'''

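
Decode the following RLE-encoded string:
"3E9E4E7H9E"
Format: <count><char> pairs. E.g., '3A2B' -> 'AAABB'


Expanding each <count><char> pair:
  3E -> 'EEE'
  9E -> 'EEEEEEEEE'
  4E -> 'EEEE'
  7H -> 'HHHHHHH'
  9E -> 'EEEEEEEEE'

Decoded = EEEEEEEEEEEEEEEEHHHHHHHEEEEEEEEE


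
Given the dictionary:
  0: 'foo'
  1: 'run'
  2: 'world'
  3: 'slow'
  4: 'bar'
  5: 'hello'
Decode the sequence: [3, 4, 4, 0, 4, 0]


Look up each index in the dictionary:
  3 -> 'slow'
  4 -> 'bar'
  4 -> 'bar'
  0 -> 'foo'
  4 -> 'bar'
  0 -> 'foo'

Decoded: "slow bar bar foo bar foo"


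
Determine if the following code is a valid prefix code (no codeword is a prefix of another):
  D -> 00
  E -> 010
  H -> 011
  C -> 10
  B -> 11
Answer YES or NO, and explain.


Checking each pair (does one codeword prefix another?):
  D='00' vs E='010': no prefix
  D='00' vs H='011': no prefix
  D='00' vs C='10': no prefix
  D='00' vs B='11': no prefix
  E='010' vs D='00': no prefix
  E='010' vs H='011': no prefix
  E='010' vs C='10': no prefix
  E='010' vs B='11': no prefix
  H='011' vs D='00': no prefix
  H='011' vs E='010': no prefix
  H='011' vs C='10': no prefix
  H='011' vs B='11': no prefix
  C='10' vs D='00': no prefix
  C='10' vs E='010': no prefix
  C='10' vs H='011': no prefix
  C='10' vs B='11': no prefix
  B='11' vs D='00': no prefix
  B='11' vs E='010': no prefix
  B='11' vs H='011': no prefix
  B='11' vs C='10': no prefix
No violation found over all pairs.

YES -- this is a valid prefix code. No codeword is a prefix of any other codeword.


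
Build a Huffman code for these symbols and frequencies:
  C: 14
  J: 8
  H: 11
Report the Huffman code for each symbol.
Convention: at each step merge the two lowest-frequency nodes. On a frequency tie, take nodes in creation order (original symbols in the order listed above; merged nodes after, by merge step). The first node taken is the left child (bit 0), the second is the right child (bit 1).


Huffman tree construction:
Step 1: Merge J(8) + H(11) = 19
Step 2: Merge C(14) + (J+H)(19) = 33
Read each symbol's code off the tree from the root (left child = 0, right child = 1).

Codes:
  C: 0 (length 1)
  J: 10 (length 2)
  H: 11 (length 2)
Average code length: 52/33 = 1.5758 bits/symbol


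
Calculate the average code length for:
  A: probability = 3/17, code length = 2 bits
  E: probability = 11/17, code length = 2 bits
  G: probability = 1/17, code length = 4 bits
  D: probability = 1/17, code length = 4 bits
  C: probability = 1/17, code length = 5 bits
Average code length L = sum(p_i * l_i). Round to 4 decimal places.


Weighted contributions p_i * l_i:
  A: (3/17) * 2 = 6/17
  E: (11/17) * 2 = 22/17
  G: (1/17) * 4 = 4/17
  D: (1/17) * 4 = 4/17
  C: (1/17) * 5 = 5/17
Sum = (6 + 22 + 4 + 4 + 5)/17 = 41/17

L = 41/17 = 2.4118 bits/symbol


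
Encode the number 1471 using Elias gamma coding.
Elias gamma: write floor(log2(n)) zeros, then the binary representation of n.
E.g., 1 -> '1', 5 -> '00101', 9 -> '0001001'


num_bits = floor(log2(1471)) + 1 = 11
leading_zeros = num_bits - 1 = 10
binary(1471) = 10110111111

Elias gamma(1471) = '0000000000' + '10110111111' = 000000000010110111111 (21 bits)


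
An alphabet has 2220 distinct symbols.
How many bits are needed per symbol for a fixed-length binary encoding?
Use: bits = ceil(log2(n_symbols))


log2(2220) = 11.1163
Bracket: 2^11 = 2048 < 2220 <= 2^12 = 4096
So ceil(log2(2220)) = 12

bits = ceil(log2(2220)) = ceil(11.1163) = 12 bits


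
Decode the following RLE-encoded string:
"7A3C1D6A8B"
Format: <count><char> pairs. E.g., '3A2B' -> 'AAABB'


Expanding each <count><char> pair:
  7A -> 'AAAAAAA'
  3C -> 'CCC'
  1D -> 'D'
  6A -> 'AAAAAA'
  8B -> 'BBBBBBBB'

Decoded = AAAAAAACCCDAAAAAABBBBBBBB


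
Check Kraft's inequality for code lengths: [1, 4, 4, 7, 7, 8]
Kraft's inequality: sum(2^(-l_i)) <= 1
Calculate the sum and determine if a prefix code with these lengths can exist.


Sum = 2^(-1) + 2^(-4) + 2^(-4) + 2^(-7) + 2^(-7) + 2^(-8)
    = 0.5 + 0.0625 + 0.0625 + 0.0078125 + 0.0078125 + 0.00390625
    = 165/256 = 0.64453125
Since 0.64453125 <= 1, Kraft's inequality IS satisfied.
A prefix code with these lengths CAN exist.

Kraft sum = 0.64453125. Satisfied.


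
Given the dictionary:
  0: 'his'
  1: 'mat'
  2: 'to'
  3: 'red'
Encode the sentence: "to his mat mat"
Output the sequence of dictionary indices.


Look up each word in the dictionary:
  'to' -> 2
  'his' -> 0
  'mat' -> 1
  'mat' -> 1

Encoded: [2, 0, 1, 1]


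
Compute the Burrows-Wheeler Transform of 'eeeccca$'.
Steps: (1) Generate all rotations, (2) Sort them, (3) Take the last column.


Rotations (sorted):
  0: $eeeccca -> last char: a
  1: a$eeeccc -> last char: c
  2: ca$eeecc -> last char: c
  3: cca$eeec -> last char: c
  4: ccca$eee -> last char: e
  5: eccca$ee -> last char: e
  6: eeccca$e -> last char: e
  7: eeeccca$ -> last char: $


BWT = accceee$


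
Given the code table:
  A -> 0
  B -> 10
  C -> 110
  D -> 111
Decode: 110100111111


Decoding:
110 -> C
10 -> B
0 -> A
111 -> D
111 -> D


Result: CBADD


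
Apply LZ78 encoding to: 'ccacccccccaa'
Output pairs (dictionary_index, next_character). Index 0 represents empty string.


LZ78 encoding steps:
Dictionary: {0: ''}
Step 1: w='' (idx 0), next='c' -> output (0, 'c'), add 'c' as idx 1
Step 2: w='c' (idx 1), next='a' -> output (1, 'a'), add 'ca' as idx 2
Step 3: w='c' (idx 1), next='c' -> output (1, 'c'), add 'cc' as idx 3
Step 4: w='cc' (idx 3), next='c' -> output (3, 'c'), add 'ccc' as idx 4
Step 5: w='cc' (idx 3), next='a' -> output (3, 'a'), add 'cca' as idx 5
Step 6: w='' (idx 0), next='a' -> output (0, 'a'), add 'a' as idx 6


Encoded: [(0, 'c'), (1, 'a'), (1, 'c'), (3, 'c'), (3, 'a'), (0, 'a')]


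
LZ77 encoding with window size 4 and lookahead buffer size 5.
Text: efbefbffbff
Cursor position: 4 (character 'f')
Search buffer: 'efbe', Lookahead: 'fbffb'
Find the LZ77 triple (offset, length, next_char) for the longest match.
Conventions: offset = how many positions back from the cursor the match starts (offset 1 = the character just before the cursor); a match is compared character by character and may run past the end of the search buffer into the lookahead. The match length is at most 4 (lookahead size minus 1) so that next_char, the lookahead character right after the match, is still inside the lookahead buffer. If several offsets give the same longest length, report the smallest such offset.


Try each offset into the search buffer:
  offset=1 (pos 3, char 'e'): match length 0
  offset=2 (pos 2, char 'b'): match length 0
  offset=3 (pos 1, char 'f'): match length 2
  offset=4 (pos 0, char 'e'): match length 0
Longest match has length 2 at offset 3.
next_char = character at position 4 + 2 = 6 -> 'f'

Best match: offset=3, length=2 (matching 'fb' starting at position 1)
LZ77 triple: (3, 2, 'f')


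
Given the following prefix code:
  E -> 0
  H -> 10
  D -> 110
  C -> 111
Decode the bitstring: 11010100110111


Decoding step by step:
Bits 110 -> D
Bits 10 -> H
Bits 10 -> H
Bits 0 -> E
Bits 110 -> D
Bits 111 -> C


Decoded message: DHHEDC


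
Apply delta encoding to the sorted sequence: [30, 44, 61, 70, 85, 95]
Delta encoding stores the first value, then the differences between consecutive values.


First value: 30
Deltas:
  44 - 30 = 14
  61 - 44 = 17
  70 - 61 = 9
  85 - 70 = 15
  95 - 85 = 10


Delta encoded: [30, 14, 17, 9, 15, 10]


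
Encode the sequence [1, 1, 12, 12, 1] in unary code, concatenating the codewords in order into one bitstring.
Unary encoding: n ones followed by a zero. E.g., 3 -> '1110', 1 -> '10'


Encode each number as n ones followed by a terminating 0:
  1 -> 10 (2 bits)
  1 -> 10 (2 bits)
  12 -> 1111111111110 (13 bits)
  12 -> 1111111111110 (13 bits)
  1 -> 10 (2 bits)
Total length = 2 + 2 + 13 + 13 + 2 = 32 bits.

Unary([1, 1, 12, 12, 1]) = 10101111111111110111111111111010 (32 bits)


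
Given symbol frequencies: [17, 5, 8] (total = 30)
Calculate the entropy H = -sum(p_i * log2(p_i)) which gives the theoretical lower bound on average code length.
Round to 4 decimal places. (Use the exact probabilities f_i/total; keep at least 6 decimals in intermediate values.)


Per-symbol terms -p_i * log2(p_i) with p_i = f_i/30:
  p = 17/30 = 0.566667: log2(p) = -0.819428, -p*log2(p) = 0.464342
  p = 5/30 = 0.166667: log2(p) = -2.584963, -p*log2(p) = 0.430827
  p = 8/30 = 0.266667: log2(p) = -1.906891, -p*log2(p) = 0.508504
H = 0.464342 + 0.430827 + 0.508504 = 1.403673

H = 1.4037 bits/symbol


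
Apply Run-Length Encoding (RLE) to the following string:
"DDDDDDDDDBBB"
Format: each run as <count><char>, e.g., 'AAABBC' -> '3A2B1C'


Scanning runs left to right:
  i=0: run of 'D' x 9 -> '9D'
  i=9: run of 'B' x 3 -> '3B'

RLE = 9D3B


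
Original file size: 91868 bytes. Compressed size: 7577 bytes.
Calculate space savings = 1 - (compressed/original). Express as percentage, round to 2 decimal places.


ratio = compressed/original = 7577/91868 = 0.082477
savings = 1 - ratio = 1 - 0.082477 = 0.917523
as a percentage: 0.917523 * 100 = 91.75%

Space savings = 1 - 7577/91868 = 91.75%


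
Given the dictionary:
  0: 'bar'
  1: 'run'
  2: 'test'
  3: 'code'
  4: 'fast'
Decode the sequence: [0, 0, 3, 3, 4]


Look up each index in the dictionary:
  0 -> 'bar'
  0 -> 'bar'
  3 -> 'code'
  3 -> 'code'
  4 -> 'fast'

Decoded: "bar bar code code fast"


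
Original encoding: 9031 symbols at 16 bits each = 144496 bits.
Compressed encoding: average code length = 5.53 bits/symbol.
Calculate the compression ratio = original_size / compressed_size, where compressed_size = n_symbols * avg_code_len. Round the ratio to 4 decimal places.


original_size = n_symbols * orig_bits = 9031 * 16 = 144496 bits
compressed_size = n_symbols * avg_code_len = 9031 * 5.53 = 49941.43 bits
ratio = original_size / compressed_size = 144496 / 49941.43 = 2.8933

Compression ratio = 2.8933


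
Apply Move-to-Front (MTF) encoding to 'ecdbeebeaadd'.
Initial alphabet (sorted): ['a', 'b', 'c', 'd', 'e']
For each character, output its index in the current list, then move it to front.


MTF encoding:
'e': index 4 in ['a', 'b', 'c', 'd', 'e'] -> ['e', 'a', 'b', 'c', 'd']
'c': index 3 in ['e', 'a', 'b', 'c', 'd'] -> ['c', 'e', 'a', 'b', 'd']
'd': index 4 in ['c', 'e', 'a', 'b', 'd'] -> ['d', 'c', 'e', 'a', 'b']
'b': index 4 in ['d', 'c', 'e', 'a', 'b'] -> ['b', 'd', 'c', 'e', 'a']
'e': index 3 in ['b', 'd', 'c', 'e', 'a'] -> ['e', 'b', 'd', 'c', 'a']
'e': index 0 in ['e', 'b', 'd', 'c', 'a'] -> ['e', 'b', 'd', 'c', 'a']
'b': index 1 in ['e', 'b', 'd', 'c', 'a'] -> ['b', 'e', 'd', 'c', 'a']
'e': index 1 in ['b', 'e', 'd', 'c', 'a'] -> ['e', 'b', 'd', 'c', 'a']
'a': index 4 in ['e', 'b', 'd', 'c', 'a'] -> ['a', 'e', 'b', 'd', 'c']
'a': index 0 in ['a', 'e', 'b', 'd', 'c'] -> ['a', 'e', 'b', 'd', 'c']
'd': index 3 in ['a', 'e', 'b', 'd', 'c'] -> ['d', 'a', 'e', 'b', 'c']
'd': index 0 in ['d', 'a', 'e', 'b', 'c'] -> ['d', 'a', 'e', 'b', 'c']


Output: [4, 3, 4, 4, 3, 0, 1, 1, 4, 0, 3, 0]


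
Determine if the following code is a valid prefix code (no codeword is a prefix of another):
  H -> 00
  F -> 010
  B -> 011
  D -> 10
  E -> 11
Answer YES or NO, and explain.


Checking each pair (does one codeword prefix another?):
  H='00' vs F='010': no prefix
  H='00' vs B='011': no prefix
  H='00' vs D='10': no prefix
  H='00' vs E='11': no prefix
  F='010' vs H='00': no prefix
  F='010' vs B='011': no prefix
  F='010' vs D='10': no prefix
  F='010' vs E='11': no prefix
  B='011' vs H='00': no prefix
  B='011' vs F='010': no prefix
  B='011' vs D='10': no prefix
  B='011' vs E='11': no prefix
  D='10' vs H='00': no prefix
  D='10' vs F='010': no prefix
  D='10' vs B='011': no prefix
  D='10' vs E='11': no prefix
  E='11' vs H='00': no prefix
  E='11' vs F='010': no prefix
  E='11' vs B='011': no prefix
  E='11' vs D='10': no prefix
No violation found over all pairs.

YES -- this is a valid prefix code. No codeword is a prefix of any other codeword.


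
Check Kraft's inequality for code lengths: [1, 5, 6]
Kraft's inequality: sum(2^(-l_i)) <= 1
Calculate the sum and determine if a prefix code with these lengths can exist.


Sum = 2^(-1) + 2^(-5) + 2^(-6)
    = 0.5 + 0.03125 + 0.015625
    = 35/64 = 0.546875
Since 0.546875 <= 1, Kraft's inequality IS satisfied.
A prefix code with these lengths CAN exist.

Kraft sum = 0.546875. Satisfied.


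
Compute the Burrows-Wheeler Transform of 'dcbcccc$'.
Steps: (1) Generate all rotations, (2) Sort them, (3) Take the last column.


Rotations (sorted):
  0: $dcbcccc -> last char: c
  1: bcccc$dc -> last char: c
  2: c$dcbccc -> last char: c
  3: cbcccc$d -> last char: d
  4: cc$dcbcc -> last char: c
  5: ccc$dcbc -> last char: c
  6: cccc$dcb -> last char: b
  7: dcbcccc$ -> last char: $


BWT = cccdccb$


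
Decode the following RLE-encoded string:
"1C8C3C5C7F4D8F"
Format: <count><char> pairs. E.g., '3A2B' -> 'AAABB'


Expanding each <count><char> pair:
  1C -> 'C'
  8C -> 'CCCCCCCC'
  3C -> 'CCC'
  5C -> 'CCCCC'
  7F -> 'FFFFFFF'
  4D -> 'DDDD'
  8F -> 'FFFFFFFF'

Decoded = CCCCCCCCCCCCCCCCCFFFFFFFDDDDFFFFFFFF


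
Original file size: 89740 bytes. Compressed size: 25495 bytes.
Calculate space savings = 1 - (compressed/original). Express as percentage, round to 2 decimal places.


ratio = compressed/original = 25495/89740 = 0.284099
savings = 1 - ratio = 1 - 0.284099 = 0.715901
as a percentage: 0.715901 * 100 = 71.59%

Space savings = 1 - 25495/89740 = 71.59%


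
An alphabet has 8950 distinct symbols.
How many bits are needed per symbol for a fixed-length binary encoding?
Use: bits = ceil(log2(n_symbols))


log2(8950) = 13.1277
Bracket: 2^13 = 8192 < 8950 <= 2^14 = 16384
So ceil(log2(8950)) = 14

bits = ceil(log2(8950)) = ceil(13.1277) = 14 bits


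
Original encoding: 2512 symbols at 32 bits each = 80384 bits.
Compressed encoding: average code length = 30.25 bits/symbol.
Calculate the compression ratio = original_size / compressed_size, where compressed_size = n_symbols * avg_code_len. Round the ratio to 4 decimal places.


original_size = n_symbols * orig_bits = 2512 * 32 = 80384 bits
compressed_size = n_symbols * avg_code_len = 2512 * 30.25 = 75988.0 bits
ratio = original_size / compressed_size = 80384 / 75988.0 = 1.0579

Compression ratio = 1.0579


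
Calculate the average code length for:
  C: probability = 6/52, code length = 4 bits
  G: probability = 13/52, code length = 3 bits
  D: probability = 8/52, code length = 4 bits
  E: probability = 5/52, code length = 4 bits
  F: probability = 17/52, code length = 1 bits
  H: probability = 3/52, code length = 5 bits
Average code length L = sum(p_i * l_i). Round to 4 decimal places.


Weighted contributions p_i * l_i:
  C: (6/52) * 4 = 24/52
  G: (13/52) * 3 = 39/52
  D: (8/52) * 4 = 32/52
  E: (5/52) * 4 = 20/52
  F: (17/52) * 1 = 17/52
  H: (3/52) * 5 = 15/52
Sum = (24 + 39 + 32 + 20 + 17 + 15)/52 = 147/52

L = 147/52 = 2.8269 bits/symbol


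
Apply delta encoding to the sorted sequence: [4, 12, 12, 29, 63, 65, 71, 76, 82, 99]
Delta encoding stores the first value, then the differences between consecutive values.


First value: 4
Deltas:
  12 - 4 = 8
  12 - 12 = 0
  29 - 12 = 17
  63 - 29 = 34
  65 - 63 = 2
  71 - 65 = 6
  76 - 71 = 5
  82 - 76 = 6
  99 - 82 = 17


Delta encoded: [4, 8, 0, 17, 34, 2, 6, 5, 6, 17]


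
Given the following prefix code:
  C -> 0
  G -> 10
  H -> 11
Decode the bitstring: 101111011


Decoding step by step:
Bits 10 -> G
Bits 11 -> H
Bits 11 -> H
Bits 0 -> C
Bits 11 -> H


Decoded message: GHHCH


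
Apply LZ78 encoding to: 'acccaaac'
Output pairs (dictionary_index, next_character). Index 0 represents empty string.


LZ78 encoding steps:
Dictionary: {0: ''}
Step 1: w='' (idx 0), next='a' -> output (0, 'a'), add 'a' as idx 1
Step 2: w='' (idx 0), next='c' -> output (0, 'c'), add 'c' as idx 2
Step 3: w='c' (idx 2), next='c' -> output (2, 'c'), add 'cc' as idx 3
Step 4: w='a' (idx 1), next='a' -> output (1, 'a'), add 'aa' as idx 4
Step 5: w='a' (idx 1), next='c' -> output (1, 'c'), add 'ac' as idx 5


Encoded: [(0, 'a'), (0, 'c'), (2, 'c'), (1, 'a'), (1, 'c')]


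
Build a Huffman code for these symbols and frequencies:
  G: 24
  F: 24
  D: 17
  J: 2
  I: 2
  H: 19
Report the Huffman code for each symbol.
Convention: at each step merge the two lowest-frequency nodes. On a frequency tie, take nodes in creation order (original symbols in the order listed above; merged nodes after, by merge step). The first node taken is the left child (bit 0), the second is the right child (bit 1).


Huffman tree construction:
Step 1: Merge J(2) + I(2) = 4
Step 2: Merge (J+I)(4) + D(17) = 21
Step 3: Merge H(19) + ((J+I)+D)(21) = 40
Step 4: Merge G(24) + F(24) = 48
Step 5: Merge (H+((J+I)+D))(40) + (G+F)(48) = 88
Read each symbol's code off the tree from the root (left child = 0, right child = 1).

Codes:
  G: 10 (length 2)
  F: 11 (length 2)
  D: 011 (length 3)
  J: 0100 (length 4)
  I: 0101 (length 4)
  H: 00 (length 2)
Average code length: 201/88 = 2.2841 bits/symbol


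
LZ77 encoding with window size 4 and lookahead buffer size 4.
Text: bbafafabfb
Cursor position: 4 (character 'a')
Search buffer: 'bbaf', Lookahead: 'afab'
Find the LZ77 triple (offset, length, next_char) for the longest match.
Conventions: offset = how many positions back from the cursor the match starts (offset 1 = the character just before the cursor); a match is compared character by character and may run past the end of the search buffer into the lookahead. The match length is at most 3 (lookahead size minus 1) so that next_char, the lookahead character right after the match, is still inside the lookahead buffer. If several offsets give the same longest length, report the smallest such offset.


Try each offset into the search buffer:
  offset=1 (pos 3, char 'f'): match length 0
  offset=2 (pos 2, char 'a'): match length 3
  offset=3 (pos 1, char 'b'): match length 0
  offset=4 (pos 0, char 'b'): match length 0
Longest match has length 3 at offset 2.
next_char = character at position 4 + 3 = 7 -> 'b'

Best match: offset=2, length=3 (matching 'afa' starting at position 2)
LZ77 triple: (2, 3, 'b')


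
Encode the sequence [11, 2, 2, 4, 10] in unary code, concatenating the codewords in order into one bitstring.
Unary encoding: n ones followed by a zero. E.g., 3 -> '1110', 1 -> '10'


Encode each number as n ones followed by a terminating 0:
  11 -> 111111111110 (12 bits)
  2 -> 110 (3 bits)
  2 -> 110 (3 bits)
  4 -> 11110 (5 bits)
  10 -> 11111111110 (11 bits)
Total length = 12 + 3 + 3 + 5 + 11 = 34 bits.

Unary([11, 2, 2, 4, 10]) = 1111111111101101101111011111111110 (34 bits)


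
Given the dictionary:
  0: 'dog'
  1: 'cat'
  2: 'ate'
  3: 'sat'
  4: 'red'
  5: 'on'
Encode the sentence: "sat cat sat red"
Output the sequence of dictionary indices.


Look up each word in the dictionary:
  'sat' -> 3
  'cat' -> 1
  'sat' -> 3
  'red' -> 4

Encoded: [3, 1, 3, 4]


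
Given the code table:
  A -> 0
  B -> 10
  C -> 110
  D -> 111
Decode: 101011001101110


Decoding:
10 -> B
10 -> B
110 -> C
0 -> A
110 -> C
111 -> D
0 -> A


Result: BBCACDA


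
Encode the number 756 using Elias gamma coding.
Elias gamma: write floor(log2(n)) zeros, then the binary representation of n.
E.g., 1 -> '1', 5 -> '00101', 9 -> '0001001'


num_bits = floor(log2(756)) + 1 = 10
leading_zeros = num_bits - 1 = 9
binary(756) = 1011110100

Elias gamma(756) = '000000000' + '1011110100' = 0000000001011110100 (19 bits)


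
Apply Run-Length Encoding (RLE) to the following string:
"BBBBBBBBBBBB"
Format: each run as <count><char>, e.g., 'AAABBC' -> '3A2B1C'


Scanning runs left to right:
  i=0: run of 'B' x 12 -> '12B'

RLE = 12B


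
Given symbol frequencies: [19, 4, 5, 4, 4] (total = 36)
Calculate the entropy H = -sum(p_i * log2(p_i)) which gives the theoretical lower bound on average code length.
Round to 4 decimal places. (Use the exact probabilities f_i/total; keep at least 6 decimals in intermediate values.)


Per-symbol terms -p_i * log2(p_i) with p_i = f_i/36:
  p = 19/36 = 0.527778: log2(p) = -0.921997, -p*log2(p) = 0.486610
  p = 4/36 = 0.111111: log2(p) = -3.169925, -p*log2(p) = 0.352214
  p = 5/36 = 0.138889: log2(p) = -2.847997, -p*log2(p) = 0.395555
  p = 4/36 = 0.111111: log2(p) = -3.169925, -p*log2(p) = 0.352214
  p = 4/36 = 0.111111: log2(p) = -3.169925, -p*log2(p) = 0.352214
H = 0.486610 + 0.352214 + 0.395555 + 0.352214 + 0.352214 = 1.938807

H = 1.9388 bits/symbol


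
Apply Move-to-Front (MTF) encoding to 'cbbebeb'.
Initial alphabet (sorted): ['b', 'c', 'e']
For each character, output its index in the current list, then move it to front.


MTF encoding:
'c': index 1 in ['b', 'c', 'e'] -> ['c', 'b', 'e']
'b': index 1 in ['c', 'b', 'e'] -> ['b', 'c', 'e']
'b': index 0 in ['b', 'c', 'e'] -> ['b', 'c', 'e']
'e': index 2 in ['b', 'c', 'e'] -> ['e', 'b', 'c']
'b': index 1 in ['e', 'b', 'c'] -> ['b', 'e', 'c']
'e': index 1 in ['b', 'e', 'c'] -> ['e', 'b', 'c']
'b': index 1 in ['e', 'b', 'c'] -> ['b', 'e', 'c']


Output: [1, 1, 0, 2, 1, 1, 1]


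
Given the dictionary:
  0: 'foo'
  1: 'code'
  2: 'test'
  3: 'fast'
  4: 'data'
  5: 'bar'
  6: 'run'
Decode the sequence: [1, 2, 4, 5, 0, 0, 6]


Look up each index in the dictionary:
  1 -> 'code'
  2 -> 'test'
  4 -> 'data'
  5 -> 'bar'
  0 -> 'foo'
  0 -> 'foo'
  6 -> 'run'

Decoded: "code test data bar foo foo run"


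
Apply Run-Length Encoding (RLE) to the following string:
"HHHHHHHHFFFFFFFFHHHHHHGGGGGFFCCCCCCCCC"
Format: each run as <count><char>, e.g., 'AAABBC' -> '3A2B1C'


Scanning runs left to right:
  i=0: run of 'H' x 8 -> '8H'
  i=8: run of 'F' x 8 -> '8F'
  i=16: run of 'H' x 6 -> '6H'
  i=22: run of 'G' x 5 -> '5G'
  i=27: run of 'F' x 2 -> '2F'
  i=29: run of 'C' x 9 -> '9C'

RLE = 8H8F6H5G2F9C


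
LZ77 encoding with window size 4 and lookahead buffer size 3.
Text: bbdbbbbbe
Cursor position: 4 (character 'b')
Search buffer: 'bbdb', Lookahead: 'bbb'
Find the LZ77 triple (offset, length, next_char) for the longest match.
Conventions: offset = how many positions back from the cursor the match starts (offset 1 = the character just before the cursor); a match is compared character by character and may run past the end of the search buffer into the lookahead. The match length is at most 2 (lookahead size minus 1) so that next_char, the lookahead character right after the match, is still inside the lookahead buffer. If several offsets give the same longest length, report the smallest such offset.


Try each offset into the search buffer:
  offset=1 (pos 3, char 'b'): match length 2
  offset=2 (pos 2, char 'd'): match length 0
  offset=3 (pos 1, char 'b'): match length 1
  offset=4 (pos 0, char 'b'): match length 2
Longest match has length 2, found at offsets 1, 4; take the smallest, offset 1.
next_char = character at position 4 + 2 = 6 -> 'b'

Best match: offset=1, length=2 (matching 'bb' starting at position 3)
LZ77 triple: (1, 2, 'b')


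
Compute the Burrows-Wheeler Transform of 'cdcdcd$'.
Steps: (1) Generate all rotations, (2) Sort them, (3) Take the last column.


Rotations (sorted):
  0: $cdcdcd -> last char: d
  1: cd$cdcd -> last char: d
  2: cdcd$cd -> last char: d
  3: cdcdcd$ -> last char: $
  4: d$cdcdc -> last char: c
  5: dcd$cdc -> last char: c
  6: dcdcd$c -> last char: c


BWT = ddd$ccc


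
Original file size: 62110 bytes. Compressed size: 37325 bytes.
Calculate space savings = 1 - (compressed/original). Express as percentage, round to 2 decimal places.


ratio = compressed/original = 37325/62110 = 0.60095
savings = 1 - ratio = 1 - 0.60095 = 0.39905
as a percentage: 0.39905 * 100 = 39.91%

Space savings = 1 - 37325/62110 = 39.91%


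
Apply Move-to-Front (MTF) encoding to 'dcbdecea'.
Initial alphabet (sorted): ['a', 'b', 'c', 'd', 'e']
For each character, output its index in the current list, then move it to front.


MTF encoding:
'd': index 3 in ['a', 'b', 'c', 'd', 'e'] -> ['d', 'a', 'b', 'c', 'e']
'c': index 3 in ['d', 'a', 'b', 'c', 'e'] -> ['c', 'd', 'a', 'b', 'e']
'b': index 3 in ['c', 'd', 'a', 'b', 'e'] -> ['b', 'c', 'd', 'a', 'e']
'd': index 2 in ['b', 'c', 'd', 'a', 'e'] -> ['d', 'b', 'c', 'a', 'e']
'e': index 4 in ['d', 'b', 'c', 'a', 'e'] -> ['e', 'd', 'b', 'c', 'a']
'c': index 3 in ['e', 'd', 'b', 'c', 'a'] -> ['c', 'e', 'd', 'b', 'a']
'e': index 1 in ['c', 'e', 'd', 'b', 'a'] -> ['e', 'c', 'd', 'b', 'a']
'a': index 4 in ['e', 'c', 'd', 'b', 'a'] -> ['a', 'e', 'c', 'd', 'b']


Output: [3, 3, 3, 2, 4, 3, 1, 4]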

'''

■ What this task involves ■
All lines holding the word "Text" must be copied from the data.

■ Response box ■
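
Text: efbefbffbff
Text: bbafafabfb
Text: bbdbbbbbe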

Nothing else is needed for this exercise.